= What you are asked to do =
Could you return all of the data exactly as given?

= The records =
%%

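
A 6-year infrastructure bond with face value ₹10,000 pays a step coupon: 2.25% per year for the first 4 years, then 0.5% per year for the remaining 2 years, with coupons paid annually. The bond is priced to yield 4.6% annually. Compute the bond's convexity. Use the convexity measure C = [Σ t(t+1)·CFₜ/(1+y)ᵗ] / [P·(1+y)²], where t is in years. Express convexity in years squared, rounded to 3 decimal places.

35.542

With y = 0.046:
  t   CF        PV=CF/(1+0.046)^t    t·PV        t(t+1)·PV
  1       225.00       215.1052       215.1052         430.2103
  2       225.00       205.6455       411.2909       1,233.8728
  3       225.00       196.6018       589.8054       2,359.2215
  4       225.00       187.9558       751.8233       3,759.1164
  5        50.00        39.9311       199.6556       1,197.9338
  6    10,050.00     7,673.1900    46,039.1403     322,273.9818
  Σ                  8,518.4294    48,206.8207     331,254.3367
P = 8,518.4294.
Convexity = Σ t(t+1)·PV / [P·(1+y)²] = 331,254.3367 / (8,518.4294 × 1.094116) = 35.54174.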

%%

= Response to this exercise =
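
A 6-year infrastructure bond with face value ₹10,000 pays a step coupon: 2.25% per year for the first 4 years, then 0.5% per year for the remaining 2 years, with coupons paid annually. The bond is priced to yield 4.6% annually. Compute the bond's convexity. Use the convexity measure C = [Σ t(t+1)·CFₜ/(1+y)ᵗ] / [P·(1+y)²], where t is in years. Express convexity in years squared, rounded to 3 decimal places.

35.542

With y = 0.046:
  t   CF        PV=CF/(1+0.046)^t    t·PV        t(t+1)·PV
  1       225.00       215.1052       215.1052         430.2103
  2       225.00       205.6455       411.2909       1,233.8728
  3       225.00       196.6018       589.8054       2,359.2215
  4       225.00       187.9558       751.8233       3,759.1164
  5        50.00        39.9311       199.6556       1,197.9338
  6    10,050.00     7,673.1900    46,039.1403     322,273.9818
  Σ                  8,518.4294    48,206.8207     331,254.3367
P = 8,518.4294.
Convexity = Σ t(t+1)·PV / [P·(1+y)²] = 331,254.3367 / (8,518.4294 × 1.094116) = 35.54174.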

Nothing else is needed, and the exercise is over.